Task directions:
Return every record below exactly.

*** Data records ***

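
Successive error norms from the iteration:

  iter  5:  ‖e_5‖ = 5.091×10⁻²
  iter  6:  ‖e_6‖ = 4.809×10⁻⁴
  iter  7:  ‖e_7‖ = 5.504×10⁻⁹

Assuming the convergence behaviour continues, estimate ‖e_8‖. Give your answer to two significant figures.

4.8e-21

First estimate the order: p ≈ ln(‖e_7‖/‖e_6‖) / ln(‖e_6‖/‖e_5‖) = ln(5.504×10⁻⁹/4.809×10⁻⁴)/ln(4.809×10⁻⁴/5.091×10⁻²) = ln(1.14452e-05)/ln(0.00944608) ≈ 2.4405.
Then ‖e_8‖ ≈ ‖e_7‖·(‖e_7‖/‖e_6‖)^p = 5.504×10⁻⁹·(1.14452e-05)^2.4405 = 5.504×10⁻⁹·8.72108e-13 ≈ 4.8e-21.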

***

Answer for this exercise:
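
Successive error norms from the iteration:

  iter  5:  ‖e_5‖ = 5.091×10⁻²
  iter  6:  ‖e_6‖ = 4.809×10⁻⁴
  iter  7:  ‖e_7‖ = 5.504×10⁻⁹

Assuming the convergence behaviour continues, estimate ‖e_8‖. Give your answer to two significant figures.

4.8e-21

First estimate the order: p ≈ ln(‖e_7‖/‖e_6‖) / ln(‖e_6‖/‖e_5‖) = ln(5.504×10⁻⁹/4.809×10⁻⁴)/ln(4.809×10⁻⁴/5.091×10⁻²) = ln(1.14452e-05)/ln(0.00944608) ≈ 2.4405.
Then ‖e_8‖ ≈ ‖e_7‖·(‖e_7‖/‖e_6‖)^p = 5.504×10⁻⁹·(1.14452e-05)^2.4405 = 5.504×10⁻⁹·8.72108e-13 ≈ 4.8e-21.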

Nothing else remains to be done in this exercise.